> _WHAT TO DO_
All the data should be transcribed exactly, with every line kept.

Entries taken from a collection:
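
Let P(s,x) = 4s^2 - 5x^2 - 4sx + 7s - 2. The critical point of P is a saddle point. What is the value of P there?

-437/96

∂P/∂s = 8s - 4x + 7 = 0 and ∂P/∂x = -4s - 10x = 0, so (s, x) = (-35/48, 7/24).
The Hessian has P_{ss} = 8, P_{xx} = -10, P_{sx} = -4, giving D = -96 < 0, so the point is a saddle point.
P(-35/48, 7/24) = -437/96.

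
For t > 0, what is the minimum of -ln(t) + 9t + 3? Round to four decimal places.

6.1972

P'(t) = -1/t + 9 = 0 gives t = 1/9.
P''(t) = 1/t², which is positive for t > 0, so this is a local minimum.
P(1/9) = -1·ln(1/9) + 1 + 3 ≈ 6.1972.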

> _REPLY TO THE TASK_
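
Let P(s,x) = 4s^2 - 5x^2 - 4sx + 7s - 2. The critical point of P is a saddle point. What is the value of P there?

-437/96

∂P/∂s = 8s - 4x + 7 = 0 and ∂P/∂x = -4s - 10x = 0, so (s, x) = (-35/48, 7/24).
The Hessian has P_{ss} = 8, P_{xx} = -10, P_{sx} = -4, giving D = -96 < 0, so the point is a saddle point.
P(-35/48, 7/24) = -437/96.

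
For t > 0, what is the minimum of -ln(t) + 9t + 3? Round to four decimal places.

6.1972

P'(t) = -1/t + 9 = 0 gives t = 1/9.
P''(t) = 1/t², which is positive for t > 0, so this is a local minimum.
P(1/9) = -1·ln(1/9) + 1 + 3 ≈ 6.1972.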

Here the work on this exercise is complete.